» **TO DO**
In the entries below, find the line containing "The n = 8 pairs" and the line containing "(3,12), (6,7), (11,14), (12,17), (1,3), (4,8), (9,5), (8,11)". Copy those two lines and everything between them exactly, and only that.

» **DATA TO USE**
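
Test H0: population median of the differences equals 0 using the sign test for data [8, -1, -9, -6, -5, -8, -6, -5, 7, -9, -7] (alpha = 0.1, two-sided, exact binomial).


Step 1: Discard zero differences. Original n = 11; n_eff = number of nonzero differences = 11.
Nonzero differences (with sign): +8, -1, -9, -6, -5, -8, -6, -5, +7, -9, -7
Step 2: Count signs: positive = 2, negative = 9.
Step 3: Under H0: P(positive) = 0.5, so the number of positives S ~ Bin(11, 0.5).
Step 4: Two-sided exact p-value = sum of Bin(11,0.5) probabilities at or below the observed probability = 0.065430.
Step 5: alpha = 0.1. reject H0.

n_eff = 11, pos = 2, neg = 9, p = 0.065430, reject H0.


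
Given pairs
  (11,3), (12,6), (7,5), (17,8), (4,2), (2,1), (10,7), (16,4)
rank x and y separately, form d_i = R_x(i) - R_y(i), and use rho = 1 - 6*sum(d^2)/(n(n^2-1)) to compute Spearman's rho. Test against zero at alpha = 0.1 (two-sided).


Step 1: Rank x and y separately (midranks; no ties here).
rank(x): 11->5, 12->6, 7->3, 17->8, 4->2, 2->1, 10->4, 16->7
rank(y): 3->3, 6->6, 5->5, 8->8, 2->2, 1->1, 7->7, 4->4
Step 2: d_i = R_x(i) - R_y(i); compute d_i^2.
  (5-3)^2=4, (6-6)^2=0, (3-5)^2=4, (8-8)^2=0, (2-2)^2=0, (1-1)^2=0, (4-7)^2=9, (7-4)^2=9
sum(d^2) = 26.
Step 3: rho = 1 - 6*26 / (8*(8^2 - 1)) = 1 - 156/504 = 0.690476.
Step 4: Under H0, t = rho * sqrt((n-2)/(1-rho^2)) = 2.3382 ~ t(6).
Step 5: Two-sided p-value from the t-distribution with 6 df = 0.057990.
Step 6: alpha = 0.1. reject H0.

rho = 0.6905, p = 0.057990, reject H0 at alpha = 0.1.


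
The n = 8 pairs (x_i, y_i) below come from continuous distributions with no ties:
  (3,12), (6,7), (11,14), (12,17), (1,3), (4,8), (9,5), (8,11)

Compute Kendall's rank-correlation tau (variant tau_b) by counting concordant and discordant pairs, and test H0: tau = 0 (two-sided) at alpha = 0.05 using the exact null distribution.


Step 1: Enumerate the 28 unordered pairs (i,j) with i<j and classify each by sign(x_j-x_i) * sign(y_j-y_i).
  (1,2):dx=+3,dy=-5->D; (1,3):dx=+8,dy=+2->C; (1,4):dx=+9,dy=+5->C; (1,5):dx=-2,dy=-9->C
  (1,6):dx=+1,dy=-4->D; (1,7):dx=+6,dy=-7->D; (1,8):dx=+5,dy=-1->D; (2,3):dx=+5,dy=+7->C
  (2,4):dx=+6,dy=+10->C; (2,5):dx=-5,dy=-4->C; (2,6):dx=-2,dy=+1->D; (2,7):dx=+3,dy=-2->D
  (2,8):dx=+2,dy=+4->C; (3,4):dx=+1,dy=+3->C; (3,5):dx=-10,dy=-11->C; (3,6):dx=-7,dy=-6->C
  (3,7):dx=-2,dy=-9->C; (3,8):dx=-3,dy=-3->C; (4,5):dx=-11,dy=-14->C; (4,6):dx=-8,dy=-9->C
  (4,7):dx=-3,dy=-12->C; (4,8):dx=-4,dy=-6->C; (5,6):dx=+3,dy=+5->C; (5,7):dx=+8,dy=+2->C
  (5,8):dx=+7,dy=+8->C; (6,7):dx=+5,dy=-3->D; (6,8):dx=+4,dy=+3->C; (7,8):dx=-1,dy=+6->D
Step 2: C = 20, D = 8, total pairs = 28.
Step 3: tau = (C - D)/(n(n-1)/2) = (20 - 8)/28 = 0.428571.
Step 4: Exact two-sided p-value (enumerate n! = 40320 permutations of y under H0): p = 0.178869.
Step 5: alpha = 0.05. fail to reject H0.

tau_b = 0.4286 (C=20, D=8), p = 0.178869, fail to reject H0.


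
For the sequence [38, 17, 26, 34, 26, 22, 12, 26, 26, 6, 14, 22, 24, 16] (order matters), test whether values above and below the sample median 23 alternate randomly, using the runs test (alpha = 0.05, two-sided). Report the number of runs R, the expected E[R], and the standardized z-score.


Step 1: Compute median = 23; label A = above, B = below.
Labels in order: ABAAABBAABBBAB  (n_A = 7, n_B = 7)
Step 2: Count runs R = 8.
Step 3: Under H0 (random ordering), E[R] = 2*n_A*n_B/(n_A+n_B) + 1 = 2*7*7/14 + 1 = 8.0000.
        Var[R] = 2*n_A*n_B*(2*n_A*n_B - n_A - n_B) / ((n_A+n_B)^2 * (n_A+n_B-1)) = 8232/2548 = 3.2308.
        SD[R] = 1.7974.
Step 4: R = E[R], so z = 0 with no continuity correction.
Step 5: Two-sided p-value via normal approximation = 2*(1 - Phi(|z|)) = 1.000000.
Step 6: alpha = 0.05. fail to reject H0.

R = 8, z = 0.0000, p = 1.000000, fail to reject H0.


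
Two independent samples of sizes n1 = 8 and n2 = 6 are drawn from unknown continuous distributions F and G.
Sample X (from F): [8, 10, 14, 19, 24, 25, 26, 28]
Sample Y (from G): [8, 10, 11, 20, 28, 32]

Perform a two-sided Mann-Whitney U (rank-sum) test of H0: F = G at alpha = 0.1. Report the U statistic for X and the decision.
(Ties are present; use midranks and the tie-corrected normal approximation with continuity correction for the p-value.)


Step 1: Combine and sort all 14 observations; assign midranks.
sorted (value, group): (8,X), (8,Y), (10,X), (10,Y), (11,Y), (14,X), (19,X), (20,Y), (24,X), (25,X), (26,X), (28,X), (28,Y), (32,Y)
ranks: 8->1.5, 8->1.5, 10->3.5, 10->3.5, 11->5, 14->6, 19->7, 20->8, 24->9, 25->10, 26->11, 28->12.5, 28->12.5, 32->14
Step 2: Rank sum for X: R1 = 1.5 + 3.5 + 6 + 7 + 9 + 10 + 11 + 12.5 = 60.5.
Step 3: U_X = R1 - n1(n1+1)/2 = 60.5 - 8*9/2 = 60.5 - 36 = 24.5.
       U_Y = n1*n2 - U_X = 48 - 24.5 = 23.5.
Step 4: Ties are present, so use the tie-corrected normal approximation (with continuity correction) for the p-value.
Step 5: p-value = 1.000000; compare to alpha = 0.1. fail to reject H0.

U_X = 24.5, p = 1.000000, fail to reject H0 at alpha = 0.1.


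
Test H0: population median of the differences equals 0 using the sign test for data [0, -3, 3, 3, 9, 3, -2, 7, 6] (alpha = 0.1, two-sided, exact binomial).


Step 1: Discard zero differences. Original n = 9; n_eff = number of nonzero differences = 8.
Nonzero differences (with sign): -3, +3, +3, +9, +3, -2, +7, +6
Step 2: Count signs: positive = 6, negative = 2.
Step 3: Under H0: P(positive) = 0.5, so the number of positives S ~ Bin(8, 0.5).
Step 4: Two-sided exact p-value = sum of Bin(8,0.5) probabilities at or below the observed probability = 0.289062.
Step 5: alpha = 0.1. fail to reject H0.

n_eff = 8, pos = 6, neg = 2, p = 0.289062, fail to reject H0.


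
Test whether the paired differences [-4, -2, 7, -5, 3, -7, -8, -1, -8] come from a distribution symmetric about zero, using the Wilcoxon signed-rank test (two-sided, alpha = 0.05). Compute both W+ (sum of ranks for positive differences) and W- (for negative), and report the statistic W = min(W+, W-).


Step 1: Drop any zero differences (none here) and take |d_i|.
|d| = [4, 2, 7, 5, 3, 7, 8, 1, 8]
Step 2: Midrank |d_i| (ties get averaged ranks).
ranks: |4|->4, |2|->2, |7|->6.5, |5|->5, |3|->3, |7|->6.5, |8|->8.5, |1|->1, |8|->8.5
Step 3: Attach original signs; sum ranks with positive sign and with negative sign.
W+ = 6.5 + 3 = 9.5
W- = 4 + 2 + 5 + 6.5 + 8.5 + 1 + 8.5 = 35.5
(Check: W+ + W- = 45 should equal n(n+1)/2 = 45.)
Step 4: Test statistic W = min(W+, W-) = 9.5.
Step 5: Ties in |d|, so use the tie-corrected normal approximation.
        E[W] = n(n+1)/4 = 9*10/4 = 22.5.
        Tie groups: |d|=7 (t=2), |d|=8 (t=2); sum(t^3 - t) = 12.
        Var[W] = n(n+1)(2n+1)/24 - sum(t^3-t)/48 = 1710/24 - 12/48 = 71.
        z = (W - E[W]) / sqrt(Var[W]) = (9.5 - 22.5) / 8.4261 = -1.5428.
        Two-sided p = 2*Phi(z) = 0.122875.
Step 6: alpha = 0.05. fail to reject H0.

W+ = 9.5, W- = 35.5, W = min = 9.5, p = 0.122875, fail to reject H0.


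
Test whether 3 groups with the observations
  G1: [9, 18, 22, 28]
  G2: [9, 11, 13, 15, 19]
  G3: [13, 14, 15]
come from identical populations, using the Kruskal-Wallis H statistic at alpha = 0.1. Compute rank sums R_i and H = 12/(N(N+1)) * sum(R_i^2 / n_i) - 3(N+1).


Step 1: Combine all N = 12 observations and assign midranks.
sorted (value, group, rank): (9,G1,1.5), (9,G2,1.5), (11,G2,3), (13,G2,4.5), (13,G3,4.5), (14,G3,6), (15,G2,7.5), (15,G3,7.5), (18,G1,9), (19,G2,10), (22,G1,11), (28,G1,12)
Step 2: Sum ranks within each group.
R_1 = 33.5 (n_1 = 4)
R_2 = 26.5 (n_2 = 5)
R_3 = 18 (n_3 = 3)
Step 3: H = 12/(N(N+1)) * sum(R_i^2/n_i) - 3(N+1)
     = 12/(12*13) * (33.5^2/4 + 26.5^2/5 + 18^2/3) - 3*13
     = 0.076923 * 529.013 - 39
     = 1.693269.
Step 4: Ties present; correction factor C = 1 - 18/(12^3 - 12) = 0.989510. Corrected H = 1.693269 / 0.989510 = 1.711219.
Step 5: Under H0, H ~ chi^2(2); p-value = 0.425024.
Step 6: alpha = 0.1. fail to reject H0.

H = 1.7112, df = 2, p = 0.425024, fail to reject H0.


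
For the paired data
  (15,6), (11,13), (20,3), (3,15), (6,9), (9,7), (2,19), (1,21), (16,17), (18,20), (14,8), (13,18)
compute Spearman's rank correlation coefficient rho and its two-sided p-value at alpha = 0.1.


Step 1: Rank x and y separately (midranks; no ties here).
rank(x): 15->9, 11->6, 20->12, 3->3, 6->4, 9->5, 2->2, 1->1, 16->10, 18->11, 14->8, 13->7
rank(y): 6->2, 13->6, 3->1, 15->7, 9->5, 7->3, 19->10, 21->12, 17->8, 20->11, 8->4, 18->9
Step 2: d_i = R_x(i) - R_y(i); compute d_i^2.
  (9-2)^2=49, (6-6)^2=0, (12-1)^2=121, (3-7)^2=16, (4-5)^2=1, (5-3)^2=4, (2-10)^2=64, (1-12)^2=121, (10-8)^2=4, (11-11)^2=0, (8-4)^2=16, (7-9)^2=4
sum(d^2) = 400.
Step 3: rho = 1 - 6*400 / (12*(12^2 - 1)) = 1 - 2400/1716 = -0.398601.
Step 4: Under H0, t = rho * sqrt((n-2)/(1-rho^2)) = -1.3744 ~ t(10).
Step 5: Two-sided p-value from the t-distribution with 10 df = 0.199335.
Step 6: alpha = 0.1. fail to reject H0.

rho = -0.3986, p = 0.199335, fail to reject H0 at alpha = 0.1.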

» **TASK RESULT**
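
The n = 8 pairs (x_i, y_i) below come from continuous distributions with no ties:
  (3,12), (6,7), (11,14), (12,17), (1,3), (4,8), (9,5), (8,11)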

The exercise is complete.